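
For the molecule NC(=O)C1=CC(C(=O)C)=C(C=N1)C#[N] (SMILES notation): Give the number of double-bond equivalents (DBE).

8

Molecular formula: C9H7N3O2.
DoU = (2C + 2 + N − H − X) / 2, where X is the halogen count and O/S are ignored.
    = (2·9 + 2 + 3 − 7 − 0) / 2 = 16 / 2 = 8.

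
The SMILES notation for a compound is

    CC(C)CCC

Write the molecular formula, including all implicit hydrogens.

C6H14

Walk through each heavy atom and fill implicit hydrogens from standard valence (C 4, N 3, O 2, S 2, halogen 1):
  atom 1: C, bond orders sum to 1 (valence 4) → 3 H
  atom 2: C, bond orders sum to 3 (valence 4) → 1 H
  atom 3: C, bond orders sum to 1 (valence 4) → 3 H
  atom 4: C, bond orders sum to 2 (valence 4) → 2 H
  atom 5: C, bond orders sum to 2 (valence 4) → 2 H
  atom 6: C, bond orders sum to 1 (valence 4) → 3 H
Totals → C:6, H:14.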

▬▬▬▬▬▬

• **Task description**: Restate the records above word for word.

• **Result**:
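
For the molecule NC(=O)C1=CC(C(=O)C)=C(C=N1)C#[N] (SMILES notation): Give the number of double-bond equivalents (DBE).

8

Molecular formula: C9H7N3O2.
DoU = (2C + 2 + N − H − X) / 2, where X is the halogen count and O/S are ignored.
    = (2·9 + 2 + 3 − 7 − 0) / 2 = 16 / 2 = 8.

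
The SMILES notation for a compound is

    CC(C)CCC

Write the molecular formula, including all implicit hydrogens.

C6H14

Walk through each heavy atom and fill implicit hydrogens from standard valence (C 4, N 3, O 2, S 2, halogen 1):
  atom 1: C, bond orders sum to 1 (valence 4) → 3 H
  atom 2: C, bond orders sum to 3 (valence 4) → 1 H
  atom 3: C, bond orders sum to 1 (valence 4) → 3 H
  atom 4: C, bond orders sum to 2 (valence 4) → 2 H
  atom 5: C, bond orders sum to 2 (valence 4) → 2 H
  atom 6: C, bond orders sum to 1 (valence 4) → 3 H
Totals → C:6, H:14.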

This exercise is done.